**EXERCISE PROMPT**
Whenever the word "factorial" turns up in a line of the data below, copy that line.

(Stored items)
::::::

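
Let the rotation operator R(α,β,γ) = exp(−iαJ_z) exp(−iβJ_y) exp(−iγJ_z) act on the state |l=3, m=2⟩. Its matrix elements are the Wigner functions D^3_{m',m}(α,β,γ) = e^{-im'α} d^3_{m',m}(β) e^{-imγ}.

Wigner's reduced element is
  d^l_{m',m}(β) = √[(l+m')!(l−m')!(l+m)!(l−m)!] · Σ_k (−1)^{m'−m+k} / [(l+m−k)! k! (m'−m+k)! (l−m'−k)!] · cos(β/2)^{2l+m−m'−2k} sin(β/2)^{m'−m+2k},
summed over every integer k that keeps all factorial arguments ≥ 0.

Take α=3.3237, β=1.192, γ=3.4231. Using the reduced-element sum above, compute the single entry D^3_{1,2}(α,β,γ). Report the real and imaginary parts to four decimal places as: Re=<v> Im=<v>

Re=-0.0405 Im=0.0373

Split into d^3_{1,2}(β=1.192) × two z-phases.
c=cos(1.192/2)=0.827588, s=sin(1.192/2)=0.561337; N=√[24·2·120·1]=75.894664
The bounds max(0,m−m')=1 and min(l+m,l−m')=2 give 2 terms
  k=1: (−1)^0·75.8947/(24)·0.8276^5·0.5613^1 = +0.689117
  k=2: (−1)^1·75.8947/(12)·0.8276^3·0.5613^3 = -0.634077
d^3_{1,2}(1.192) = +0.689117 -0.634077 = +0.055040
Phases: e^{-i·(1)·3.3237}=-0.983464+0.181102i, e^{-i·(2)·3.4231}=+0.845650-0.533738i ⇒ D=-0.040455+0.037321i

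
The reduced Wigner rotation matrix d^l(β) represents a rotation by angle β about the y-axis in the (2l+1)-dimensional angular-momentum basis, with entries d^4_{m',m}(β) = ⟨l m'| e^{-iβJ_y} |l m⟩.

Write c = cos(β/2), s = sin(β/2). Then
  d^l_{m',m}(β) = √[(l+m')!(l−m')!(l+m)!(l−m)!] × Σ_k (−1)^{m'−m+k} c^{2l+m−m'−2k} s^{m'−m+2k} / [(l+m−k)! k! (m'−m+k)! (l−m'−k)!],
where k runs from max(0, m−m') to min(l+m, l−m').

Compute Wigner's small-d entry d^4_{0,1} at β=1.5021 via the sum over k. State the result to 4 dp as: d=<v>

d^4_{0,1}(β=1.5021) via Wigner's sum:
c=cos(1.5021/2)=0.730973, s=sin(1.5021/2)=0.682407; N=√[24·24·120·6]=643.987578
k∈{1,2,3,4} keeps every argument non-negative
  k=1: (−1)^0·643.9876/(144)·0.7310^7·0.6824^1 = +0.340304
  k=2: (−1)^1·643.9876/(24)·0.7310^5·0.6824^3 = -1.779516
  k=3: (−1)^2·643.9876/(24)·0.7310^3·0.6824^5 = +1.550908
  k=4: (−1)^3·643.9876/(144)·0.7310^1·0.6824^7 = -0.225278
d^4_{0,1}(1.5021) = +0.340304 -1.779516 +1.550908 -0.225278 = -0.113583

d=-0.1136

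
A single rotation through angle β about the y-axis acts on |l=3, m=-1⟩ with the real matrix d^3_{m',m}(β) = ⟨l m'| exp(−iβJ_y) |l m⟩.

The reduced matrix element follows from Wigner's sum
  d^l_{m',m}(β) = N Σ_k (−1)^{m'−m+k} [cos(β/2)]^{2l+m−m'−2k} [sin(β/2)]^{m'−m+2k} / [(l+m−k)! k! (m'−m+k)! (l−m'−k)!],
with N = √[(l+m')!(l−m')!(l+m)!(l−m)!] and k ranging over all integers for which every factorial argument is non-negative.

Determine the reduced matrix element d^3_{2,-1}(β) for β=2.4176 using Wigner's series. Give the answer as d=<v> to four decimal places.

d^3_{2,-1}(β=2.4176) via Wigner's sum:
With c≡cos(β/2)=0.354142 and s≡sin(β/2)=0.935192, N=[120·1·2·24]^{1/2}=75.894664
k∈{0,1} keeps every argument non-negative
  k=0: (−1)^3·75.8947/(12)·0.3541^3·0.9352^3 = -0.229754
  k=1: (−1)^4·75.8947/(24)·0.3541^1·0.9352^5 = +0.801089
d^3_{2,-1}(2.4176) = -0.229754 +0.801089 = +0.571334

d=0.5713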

::::::

**WRITTEN REPLY**
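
summed over every integer k that keeps all factorial arguments ≥ 0.
with N = √[(l+m')!(l−m')!(l+m)!(l−m)!] and k ranging over all integers for which every factorial argument is non-negative.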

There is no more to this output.